▶ _What you should do_
Find the line with "n9 = n2 AND I5" in the entries below, then reproduce it and every line after it down to and including the line with "I3=true, I4=false, I5=true.", exactly.
[[ Dataset records open ]]
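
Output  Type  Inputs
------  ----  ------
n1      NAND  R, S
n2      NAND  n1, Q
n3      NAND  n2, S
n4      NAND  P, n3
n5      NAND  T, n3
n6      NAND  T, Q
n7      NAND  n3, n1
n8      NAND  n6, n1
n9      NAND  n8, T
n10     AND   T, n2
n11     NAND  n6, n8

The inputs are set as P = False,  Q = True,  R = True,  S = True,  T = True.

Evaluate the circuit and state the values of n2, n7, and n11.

n1 = R NAND S = True NAND True = False
n2 = n1 NAND Q = False NAND True = True
n3 = n2 NAND S = True NAND True = False
n6 = T NAND Q = True NAND True = False
n7 = n3 NAND n1 = False NAND False = True
n8 = n6 NAND n1 = False NAND False = True
n11 = n6 NAND n8 = False NAND True = True

n2 = True; n7 = True; n11 = True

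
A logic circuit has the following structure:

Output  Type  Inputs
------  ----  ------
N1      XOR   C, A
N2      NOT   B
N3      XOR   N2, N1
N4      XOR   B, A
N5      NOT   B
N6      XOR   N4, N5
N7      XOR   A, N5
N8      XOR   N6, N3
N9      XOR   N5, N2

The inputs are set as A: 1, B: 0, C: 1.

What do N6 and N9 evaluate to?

N2 = NOT B = NOT 0 = 1
N4 = B XOR A = 0 XOR 1 = 1
N5 = NOT B = NOT 0 = 1
N6 = N4 XOR N5 = 1 XOR 1 = 0
N9 = N5 XOR N2 = 1 XOR 1 = 0

N6 = 0, N9 = 0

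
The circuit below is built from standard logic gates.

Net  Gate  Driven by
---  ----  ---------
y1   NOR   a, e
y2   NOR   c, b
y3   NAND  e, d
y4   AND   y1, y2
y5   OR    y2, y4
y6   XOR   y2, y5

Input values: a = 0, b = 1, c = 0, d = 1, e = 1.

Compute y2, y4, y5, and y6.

y2 = 0, y4 = 0, y5 = 0, y6 = 0

y1 = a NOR e = 0 NOR 1 = 0
y2 = c NOR b = 0 NOR 1 = 0
y4 = y1 AND y2 = 0 AND 0 = 0
y5 = y2 OR y4 = 0 OR 0 = 0
y6 = y2 XOR y5 = 0 XOR 0 = 0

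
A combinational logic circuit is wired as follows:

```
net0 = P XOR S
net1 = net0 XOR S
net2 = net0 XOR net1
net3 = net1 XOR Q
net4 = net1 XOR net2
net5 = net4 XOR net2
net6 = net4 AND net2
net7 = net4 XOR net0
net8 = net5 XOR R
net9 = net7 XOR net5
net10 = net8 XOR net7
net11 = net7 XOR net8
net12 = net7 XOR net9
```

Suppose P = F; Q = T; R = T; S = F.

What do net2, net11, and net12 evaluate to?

net2 = F  net11 = T  net12 = F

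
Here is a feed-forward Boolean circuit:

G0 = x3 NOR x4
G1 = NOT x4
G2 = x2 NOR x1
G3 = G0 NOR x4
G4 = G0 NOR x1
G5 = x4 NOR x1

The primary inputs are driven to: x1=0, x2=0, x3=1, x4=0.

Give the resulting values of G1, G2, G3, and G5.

G0 = x3 NOR x4 = 1 NOR 0 = 0
G1 = NOT x4 = NOT 0 = 1
G2 = x2 NOR x1 = 0 NOR 0 = 1
G3 = G0 NOR x4 = 0 NOR 0 = 1
G5 = x4 NOR x1 = 0 NOR 0 = 1

G1 = 1  G2 = 1  G3 = 1  G5 = 1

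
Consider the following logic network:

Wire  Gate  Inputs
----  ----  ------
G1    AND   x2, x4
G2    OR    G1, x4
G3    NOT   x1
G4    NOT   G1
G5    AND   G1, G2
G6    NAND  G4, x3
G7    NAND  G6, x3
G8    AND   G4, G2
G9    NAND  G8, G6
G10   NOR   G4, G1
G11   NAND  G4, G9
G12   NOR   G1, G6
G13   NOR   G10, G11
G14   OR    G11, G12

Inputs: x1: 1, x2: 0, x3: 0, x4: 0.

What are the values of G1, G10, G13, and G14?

G1 = x2 AND x4 = 0 AND 0 = 0
G2 = G1 OR x4 = 0 OR 0 = 0
G4 = NOT G1 = NOT 0 = 1
G6 = G4 NAND x3 = 1 NAND 0 = 1
G8 = G4 AND G2 = 1 AND 0 = 0
G9 = G8 NAND G6 = 0 NAND 1 = 1
G10 = G4 NOR G1 = 1 NOR 0 = 0
G11 = G4 NAND G9 = 1 NAND 1 = 0
G12 = G1 NOR G6 = 0 NOR 1 = 0
G13 = G10 NOR G11 = 0 NOR 0 = 1
G14 = G11 OR G12 = 0 OR 0 = 0

G1 = 0, G10 = 0, G13 = 1, G14 = 0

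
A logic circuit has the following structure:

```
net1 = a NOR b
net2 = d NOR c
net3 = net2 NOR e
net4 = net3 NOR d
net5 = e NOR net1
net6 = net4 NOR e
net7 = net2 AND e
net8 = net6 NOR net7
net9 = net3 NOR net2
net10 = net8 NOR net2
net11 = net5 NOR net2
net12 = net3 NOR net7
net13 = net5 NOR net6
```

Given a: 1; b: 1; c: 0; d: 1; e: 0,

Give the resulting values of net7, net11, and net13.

net1 = a NOR b = 1 NOR 1 = 0
net2 = d NOR c = 1 NOR 0 = 0
net3 = net2 NOR e = 0 NOR 0 = 1
net4 = net3 NOR d = 1 NOR 1 = 0
net5 = e NOR net1 = 0 NOR 0 = 1
net6 = net4 NOR e = 0 NOR 0 = 1
net7 = net2 AND e = 0 AND 0 = 0
net11 = net5 NOR net2 = 1 NOR 0 = 0
net13 = net5 NOR net6 = 1 NOR 1 = 0

net7 = 0, net11 = 0, net13 = 0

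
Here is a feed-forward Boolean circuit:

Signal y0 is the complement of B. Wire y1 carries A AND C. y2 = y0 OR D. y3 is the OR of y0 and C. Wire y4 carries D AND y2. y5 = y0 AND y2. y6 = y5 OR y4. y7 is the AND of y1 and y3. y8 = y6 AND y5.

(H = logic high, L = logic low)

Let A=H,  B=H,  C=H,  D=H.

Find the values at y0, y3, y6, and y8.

y0 = NOT B = NOT H = L
y2 = y0 OR D = L OR H = H
y3 = y0 OR C = L OR H = H
y4 = D AND y2 = H AND H = H
y5 = y0 AND y2 = L AND H = L
y6 = y5 OR y4 = L OR H = H
y8 = y6 AND y5 = H AND L = L

y0 = L; y3 = H; y6 = H; y8 = L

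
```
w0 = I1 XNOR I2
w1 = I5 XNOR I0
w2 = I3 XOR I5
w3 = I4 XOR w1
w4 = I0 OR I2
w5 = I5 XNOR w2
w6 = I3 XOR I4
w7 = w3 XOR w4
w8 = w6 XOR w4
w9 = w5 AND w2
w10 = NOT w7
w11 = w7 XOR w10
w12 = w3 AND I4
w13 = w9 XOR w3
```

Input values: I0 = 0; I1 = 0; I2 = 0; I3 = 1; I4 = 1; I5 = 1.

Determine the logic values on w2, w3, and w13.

w2 = 0, w3 = 1, w13 = 1

w1 = I5 XNOR I0 = 1 XNOR 0 = 0
w2 = I3 XOR I5 = 1 XOR 1 = 0
w3 = I4 XOR w1 = 1 XOR 0 = 1
w5 = I5 XNOR w2 = 1 XNOR 0 = 0
w9 = w5 AND w2 = 0 AND 0 = 0
w13 = w9 XOR w3 = 0 XOR 1 = 1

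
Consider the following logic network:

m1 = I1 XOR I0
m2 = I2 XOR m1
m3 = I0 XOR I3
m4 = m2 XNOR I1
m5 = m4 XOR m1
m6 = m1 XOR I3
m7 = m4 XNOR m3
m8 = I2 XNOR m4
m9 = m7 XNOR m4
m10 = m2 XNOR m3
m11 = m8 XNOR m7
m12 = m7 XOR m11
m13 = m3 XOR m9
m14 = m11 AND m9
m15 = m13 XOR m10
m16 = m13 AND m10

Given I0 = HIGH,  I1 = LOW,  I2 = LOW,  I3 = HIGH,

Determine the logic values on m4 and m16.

m4 = LOW, m16 = LOW

m1 = I1 XOR I0 = LOW XOR HIGH = HIGH
m2 = I2 XOR m1 = LOW XOR HIGH = HIGH
m3 = I0 XOR I3 = HIGH XOR HIGH = LOW
m4 = m2 XNOR I1 = HIGH XNOR LOW = LOW
m7 = m4 XNOR m3 = LOW XNOR LOW = HIGH
m9 = m7 XNOR m4 = HIGH XNOR LOW = LOW
m10 = m2 XNOR m3 = HIGH XNOR LOW = LOW
m13 = m3 XOR m9 = LOW XOR LOW = LOW
m16 = m13 AND m10 = LOW AND LOW = LOW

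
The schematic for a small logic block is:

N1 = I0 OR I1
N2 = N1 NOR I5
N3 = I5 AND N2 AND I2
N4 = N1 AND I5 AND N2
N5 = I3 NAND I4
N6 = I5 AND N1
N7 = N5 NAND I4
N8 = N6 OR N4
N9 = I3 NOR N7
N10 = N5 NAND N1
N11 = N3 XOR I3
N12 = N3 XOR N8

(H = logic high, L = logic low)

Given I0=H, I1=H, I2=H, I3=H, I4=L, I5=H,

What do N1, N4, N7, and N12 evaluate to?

N1 = H, N4 = L, N7 = H, N12 = H

N1 = I0 OR I1 = H OR H = H
N2 = N1 NOR I5 = H NOR H = L
N3 = I5 AND N2 AND I2 = H AND L AND H = L
N4 = N1 AND I5 AND N2 = H AND H AND L = L
N5 = I3 NAND I4 = H NAND L = H
N6 = I5 AND N1 = H AND H = H
N7 = N5 NAND I4 = H NAND L = H
N8 = N6 OR N4 = H OR L = H
N12 = N3 XOR N8 = L XOR H = H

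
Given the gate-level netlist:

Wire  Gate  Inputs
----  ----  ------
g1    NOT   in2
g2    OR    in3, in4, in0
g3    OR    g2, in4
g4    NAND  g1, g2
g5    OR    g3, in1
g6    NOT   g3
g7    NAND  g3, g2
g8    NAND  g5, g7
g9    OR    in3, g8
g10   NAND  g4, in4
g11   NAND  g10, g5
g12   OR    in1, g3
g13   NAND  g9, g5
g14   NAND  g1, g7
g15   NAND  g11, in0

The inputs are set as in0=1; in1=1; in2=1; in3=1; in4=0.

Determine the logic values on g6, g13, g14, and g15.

g1 = NOT in2 = NOT 1 = 0
g2 = in3 OR in4 OR in0 = 1 OR 0 OR 1 = 1
g3 = g2 OR in4 = 1 OR 0 = 1
g4 = g1 NAND g2 = 0 NAND 1 = 1
g5 = g3 OR in1 = 1 OR 1 = 1
g6 = NOT g3 = NOT 1 = 0
g7 = g3 NAND g2 = 1 NAND 1 = 0
g8 = g5 NAND g7 = 1 NAND 0 = 1
g9 = in3 OR g8 = 1 OR 1 = 1
g10 = g4 NAND in4 = 1 NAND 0 = 1
g11 = g10 NAND g5 = 1 NAND 1 = 0
g13 = g9 NAND g5 = 1 NAND 1 = 0
g14 = g1 NAND g7 = 0 NAND 0 = 1
g15 = g11 NAND in0 = 0 NAND 1 = 1

g6 = 0  g13 = 0  g14 = 1  g15 = 1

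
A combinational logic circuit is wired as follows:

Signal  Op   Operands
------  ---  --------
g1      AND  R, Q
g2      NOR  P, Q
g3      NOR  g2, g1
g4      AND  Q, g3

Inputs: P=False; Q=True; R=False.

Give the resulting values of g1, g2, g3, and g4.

g1 = False, g2 = False, g3 = True, g4 = True

g1 = R AND Q = False AND True = False
g2 = P NOR Q = False NOR True = False
g3 = g2 NOR g1 = False NOR False = True
g4 = Q AND g3 = True AND True = True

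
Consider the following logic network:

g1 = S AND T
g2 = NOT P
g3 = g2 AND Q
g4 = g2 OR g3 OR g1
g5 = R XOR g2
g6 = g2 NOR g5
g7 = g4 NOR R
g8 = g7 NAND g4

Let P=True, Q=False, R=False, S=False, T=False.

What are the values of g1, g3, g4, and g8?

g1 = False; g3 = False; g4 = False; g8 = True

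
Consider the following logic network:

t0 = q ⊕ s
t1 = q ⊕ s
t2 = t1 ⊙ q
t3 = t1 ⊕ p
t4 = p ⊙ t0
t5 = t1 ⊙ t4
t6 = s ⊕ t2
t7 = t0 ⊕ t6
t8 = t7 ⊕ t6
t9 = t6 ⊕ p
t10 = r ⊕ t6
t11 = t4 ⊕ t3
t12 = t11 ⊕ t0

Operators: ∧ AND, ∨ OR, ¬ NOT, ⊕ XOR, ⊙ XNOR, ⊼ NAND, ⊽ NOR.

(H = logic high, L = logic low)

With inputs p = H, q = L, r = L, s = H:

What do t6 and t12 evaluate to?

t6 = H  t12 = L

t0 = q XOR s = L XOR H = H
t1 = q XOR s = L XOR H = H
t2 = t1 XNOR q = H XNOR L = L
t3 = t1 XOR p = H XOR H = L
t4 = p XNOR t0 = H XNOR H = H
t6 = s XOR t2 = H XOR L = H
t11 = t4 XOR t3 = H XOR L = H
t12 = t11 XOR t0 = H XOR H = L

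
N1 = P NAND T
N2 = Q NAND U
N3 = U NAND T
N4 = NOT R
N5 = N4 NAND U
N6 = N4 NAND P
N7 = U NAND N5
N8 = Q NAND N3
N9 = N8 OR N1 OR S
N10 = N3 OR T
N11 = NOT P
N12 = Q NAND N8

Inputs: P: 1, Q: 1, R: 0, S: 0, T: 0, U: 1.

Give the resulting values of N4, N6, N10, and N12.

N3 = U NAND T = 1 NAND 0 = 1
N4 = NOT R = NOT 0 = 1
N6 = N4 NAND P = 1 NAND 1 = 0
N8 = Q NAND N3 = 1 NAND 1 = 0
N10 = N3 OR T = 1 OR 0 = 1
N12 = Q NAND N8 = 1 NAND 0 = 1

N4 = 1  N6 = 0  N10 = 1  N12 = 1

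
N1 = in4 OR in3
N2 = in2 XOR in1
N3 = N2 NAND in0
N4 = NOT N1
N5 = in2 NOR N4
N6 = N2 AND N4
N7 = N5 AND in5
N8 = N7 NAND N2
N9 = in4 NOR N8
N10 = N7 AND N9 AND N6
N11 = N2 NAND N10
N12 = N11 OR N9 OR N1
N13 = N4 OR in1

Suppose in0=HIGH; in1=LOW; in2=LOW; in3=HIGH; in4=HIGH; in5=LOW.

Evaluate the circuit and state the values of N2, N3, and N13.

N2 = LOW; N3 = HIGH; N13 = LOW

N1 = in4 OR in3 = HIGH OR HIGH = HIGH
N2 = in2 XOR in1 = LOW XOR LOW = LOW
N3 = N2 NAND in0 = LOW NAND HIGH = HIGH
N4 = NOT N1 = NOT HIGH = LOW
N13 = N4 OR in1 = LOW OR LOW = LOW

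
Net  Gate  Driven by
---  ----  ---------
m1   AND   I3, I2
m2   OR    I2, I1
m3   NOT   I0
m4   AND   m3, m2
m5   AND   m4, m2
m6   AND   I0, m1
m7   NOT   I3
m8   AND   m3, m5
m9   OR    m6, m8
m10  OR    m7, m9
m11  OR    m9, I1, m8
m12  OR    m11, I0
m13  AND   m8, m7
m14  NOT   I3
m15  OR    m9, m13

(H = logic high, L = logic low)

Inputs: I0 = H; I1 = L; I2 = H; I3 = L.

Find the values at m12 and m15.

m12 = H; m15 = L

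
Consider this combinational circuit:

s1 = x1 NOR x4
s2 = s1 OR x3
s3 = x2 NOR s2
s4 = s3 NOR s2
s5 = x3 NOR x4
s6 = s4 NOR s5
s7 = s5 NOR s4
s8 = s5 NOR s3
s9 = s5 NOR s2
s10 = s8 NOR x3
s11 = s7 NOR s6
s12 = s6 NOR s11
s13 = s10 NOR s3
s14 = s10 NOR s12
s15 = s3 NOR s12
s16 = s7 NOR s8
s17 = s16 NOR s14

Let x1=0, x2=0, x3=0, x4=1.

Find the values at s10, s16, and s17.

s10 = 1, s16 = 0, s17 = 1

s1 = x1 NOR x4 = 0 NOR 1 = 0
s2 = s1 OR x3 = 0 OR 0 = 0
s3 = x2 NOR s2 = 0 NOR 0 = 1
s4 = s3 NOR s2 = 1 NOR 0 = 0
s5 = x3 NOR x4 = 0 NOR 1 = 0
s6 = s4 NOR s5 = 0 NOR 0 = 1
s7 = s5 NOR s4 = 0 NOR 0 = 1
s8 = s5 NOR s3 = 0 NOR 1 = 0
s10 = s8 NOR x3 = 0 NOR 0 = 1
s11 = s7 NOR s6 = 1 NOR 1 = 0
s12 = s6 NOR s11 = 1 NOR 0 = 0
s14 = s10 NOR s12 = 1 NOR 0 = 0
s16 = s7 NOR s8 = 1 NOR 0 = 0
s17 = s16 NOR s14 = 0 NOR 0 = 1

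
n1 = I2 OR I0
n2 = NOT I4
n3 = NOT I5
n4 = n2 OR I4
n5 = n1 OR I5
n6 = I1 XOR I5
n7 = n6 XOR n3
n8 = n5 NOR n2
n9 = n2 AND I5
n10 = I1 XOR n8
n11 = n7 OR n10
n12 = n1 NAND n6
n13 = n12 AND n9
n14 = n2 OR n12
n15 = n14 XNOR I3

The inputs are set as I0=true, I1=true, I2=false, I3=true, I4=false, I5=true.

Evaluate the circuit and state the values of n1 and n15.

n1 = I2 OR I0 = false OR true = true
n2 = NOT I4 = NOT false = true
n6 = I1 XOR I5 = true XOR true = false
n12 = n1 NAND n6 = true NAND false = true
n14 = n2 OR n12 = true OR true = true
n15 = n14 XNOR I3 = true XNOR true = true

n1 = true  n15 = true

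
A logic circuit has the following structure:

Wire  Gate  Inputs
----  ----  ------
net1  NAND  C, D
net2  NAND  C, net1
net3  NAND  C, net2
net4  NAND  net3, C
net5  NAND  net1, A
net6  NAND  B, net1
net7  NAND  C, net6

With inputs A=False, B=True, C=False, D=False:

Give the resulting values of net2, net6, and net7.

net2 = True  net6 = False  net7 = True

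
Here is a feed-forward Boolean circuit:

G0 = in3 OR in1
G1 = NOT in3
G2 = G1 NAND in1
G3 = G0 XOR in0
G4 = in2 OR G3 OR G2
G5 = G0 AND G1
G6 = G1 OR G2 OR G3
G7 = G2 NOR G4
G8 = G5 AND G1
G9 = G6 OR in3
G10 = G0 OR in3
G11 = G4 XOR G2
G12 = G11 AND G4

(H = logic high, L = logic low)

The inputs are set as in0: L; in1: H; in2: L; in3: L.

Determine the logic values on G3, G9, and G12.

G3 = H  G9 = H  G12 = H

G0 = in3 OR in1 = L OR H = H
G1 = NOT in3 = NOT L = H
G2 = G1 NAND in1 = H NAND H = L
G3 = G0 XOR in0 = H XOR L = H
G4 = in2 OR G3 OR G2 = L OR H OR L = H
G6 = G1 OR G2 OR G3 = H OR L OR H = H
G9 = G6 OR in3 = H OR L = H
G11 = G4 XOR G2 = H XOR L = H
G12 = G11 AND G4 = H AND H = H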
[[ Dataset records closed ]]
▶ _Answer for the task_
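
n9 = n2 AND I5
n10 = I1 XOR n8
n11 = n7 OR n10
n12 = n1 NAND n6
n13 = n12 AND n9
n14 = n2 OR n12
n15 = n14 XNOR I3

The inputs are set as I0=true, I1=true, I2=false, I3=true, I4=false, I5=true.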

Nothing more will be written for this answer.